### TASK DESCRIPTION
Reproduce each entry below in full, exactly as it was given.

***

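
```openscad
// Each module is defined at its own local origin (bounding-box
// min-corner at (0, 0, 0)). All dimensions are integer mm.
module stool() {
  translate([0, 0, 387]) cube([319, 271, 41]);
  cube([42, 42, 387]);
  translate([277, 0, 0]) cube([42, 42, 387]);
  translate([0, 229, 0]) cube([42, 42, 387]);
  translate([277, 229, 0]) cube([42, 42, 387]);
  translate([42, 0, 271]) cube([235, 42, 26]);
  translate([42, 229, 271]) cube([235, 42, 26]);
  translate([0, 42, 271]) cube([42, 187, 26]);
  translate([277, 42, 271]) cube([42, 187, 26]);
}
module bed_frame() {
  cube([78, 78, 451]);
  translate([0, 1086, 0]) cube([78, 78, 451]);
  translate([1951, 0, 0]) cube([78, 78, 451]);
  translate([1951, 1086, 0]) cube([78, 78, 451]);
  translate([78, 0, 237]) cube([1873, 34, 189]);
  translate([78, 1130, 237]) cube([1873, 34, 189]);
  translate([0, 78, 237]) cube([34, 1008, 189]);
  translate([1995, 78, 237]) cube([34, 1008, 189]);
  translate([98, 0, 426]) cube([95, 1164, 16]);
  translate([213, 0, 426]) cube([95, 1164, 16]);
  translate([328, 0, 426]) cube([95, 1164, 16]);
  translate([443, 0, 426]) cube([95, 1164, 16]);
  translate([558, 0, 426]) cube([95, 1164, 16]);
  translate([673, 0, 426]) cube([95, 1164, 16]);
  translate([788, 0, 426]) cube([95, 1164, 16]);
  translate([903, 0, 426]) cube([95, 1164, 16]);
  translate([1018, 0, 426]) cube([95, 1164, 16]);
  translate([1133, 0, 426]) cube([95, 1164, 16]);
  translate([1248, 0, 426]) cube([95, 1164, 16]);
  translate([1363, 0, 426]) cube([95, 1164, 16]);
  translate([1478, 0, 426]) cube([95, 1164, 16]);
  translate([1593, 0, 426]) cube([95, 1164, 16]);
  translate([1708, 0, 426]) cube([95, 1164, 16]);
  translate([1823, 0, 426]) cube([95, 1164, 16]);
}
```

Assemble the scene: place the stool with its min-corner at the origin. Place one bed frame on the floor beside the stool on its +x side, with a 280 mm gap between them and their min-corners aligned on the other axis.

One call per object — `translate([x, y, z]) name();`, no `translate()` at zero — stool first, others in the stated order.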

***

### RESPONSE BELOW
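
```openscad
// Each module is defined at its own local origin (bounding-box
// min-corner at (0, 0, 0)). All dimensions are integer mm.
module stool() {
  translate([0, 0, 387]) cube([319, 271, 41]);
  cube([42, 42, 387]);
  translate([277, 0, 0]) cube([42, 42, 387]);
  translate([0, 229, 0]) cube([42, 42, 387]);
  translate([277, 229, 0]) cube([42, 42, 387]);
  translate([42, 0, 271]) cube([235, 42, 26]);
  translate([42, 229, 271]) cube([235, 42, 26]);
  translate([0, 42, 271]) cube([42, 187, 26]);
  translate([277, 42, 271]) cube([42, 187, 26]);
}
module bed_frame() {
  cube([78, 78, 451]);
  translate([0, 1086, 0]) cube([78, 78, 451]);
  translate([1951, 0, 0]) cube([78, 78, 451]);
  translate([1951, 1086, 0]) cube([78, 78, 451]);
  translate([78, 0, 237]) cube([1873, 34, 189]);
  translate([78, 1130, 237]) cube([1873, 34, 189]);
  translate([0, 78, 237]) cube([34, 1008, 189]);
  translate([1995, 78, 237]) cube([34, 1008, 189]);
  translate([98, 0, 426]) cube([95, 1164, 16]);
  translate([213, 0, 426]) cube([95, 1164, 16]);
  translate([328, 0, 426]) cube([95, 1164, 16]);
  translate([443, 0, 426]) cube([95, 1164, 16]);
  translate([558, 0, 426]) cube([95, 1164, 16]);
  translate([673, 0, 426]) cube([95, 1164, 16]);
  translate([788, 0, 426]) cube([95, 1164, 16]);
  translate([903, 0, 426]) cube([95, 1164, 16]);
  translate([1018, 0, 426]) cube([95, 1164, 16]);
  translate([1133, 0, 426]) cube([95, 1164, 16]);
  translate([1248, 0, 426]) cube([95, 1164, 16]);
  translate([1363, 0, 426]) cube([95, 1164, 16]);
  translate([1478, 0, 426]) cube([95, 1164, 16]);
  translate([1593, 0, 426]) cube([95, 1164, 16]);
  translate([1708, 0, 426]) cube([95, 1164, 16]);
  translate([1823, 0, 426]) cube([95, 1164, 16]);
}
```

Assemble the scene: place the stool with its min-corner at the origin. Place one bed frame on the floor beside the stool on its +x side, with a 280 mm gap between them and their min-corners aligned on the other axis.

One call per object — `translate([x, y, z]) name();`, no `translate()` at zero — stool first, others in the stated order.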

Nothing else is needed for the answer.